§ **EXERCISE DETAILS**: Copy word for word the lines from the start of the records through the line that contains "Reduction is normal", both included.

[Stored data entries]
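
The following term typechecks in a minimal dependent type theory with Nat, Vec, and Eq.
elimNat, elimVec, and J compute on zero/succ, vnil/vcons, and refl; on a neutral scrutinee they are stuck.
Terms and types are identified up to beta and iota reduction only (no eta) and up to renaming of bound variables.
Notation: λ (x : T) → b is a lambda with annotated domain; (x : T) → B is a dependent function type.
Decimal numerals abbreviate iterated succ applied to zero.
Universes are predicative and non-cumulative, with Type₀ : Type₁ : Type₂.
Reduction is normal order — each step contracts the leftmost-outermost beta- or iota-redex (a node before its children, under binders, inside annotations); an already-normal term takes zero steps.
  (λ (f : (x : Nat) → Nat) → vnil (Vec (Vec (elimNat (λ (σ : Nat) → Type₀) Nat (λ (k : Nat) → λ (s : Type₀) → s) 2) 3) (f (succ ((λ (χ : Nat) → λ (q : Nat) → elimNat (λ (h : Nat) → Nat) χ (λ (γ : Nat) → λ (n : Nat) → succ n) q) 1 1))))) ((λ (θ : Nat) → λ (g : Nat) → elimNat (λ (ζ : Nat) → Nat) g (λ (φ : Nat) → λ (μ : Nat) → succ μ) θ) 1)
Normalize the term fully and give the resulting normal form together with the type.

resulting normal form:
  vnil (Vec (Vec Nat 3) 4)
type:
  Vec (Vec (Vec Nat 3) 4) 0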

§ **TASK ANSWER**:
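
The following term typechecks in a minimal dependent type theory with Nat, Vec, and Eq.
elimNat, elimVec, and J compute on zero/succ, vnil/vcons, and refl; on a neutral scrutinee they are stuck.
Terms and types are identified up to beta and iota reduction only (no eta) and up to renaming of bound variables.
Notation: λ (x : T) → b is a lambda with annotated domain; (x : T) → B is a dependent function type.
Decimal numerals abbreviate iterated succ applied to zero.
Universes are predicative and non-cumulative, with Type₀ : Type₁ : Type₂.
Reduction is normal order — each step contracts the leftmost-outermost beta- or iota-redex (a node before its children, under binders, inside annotations); an already-normal term takes zero steps.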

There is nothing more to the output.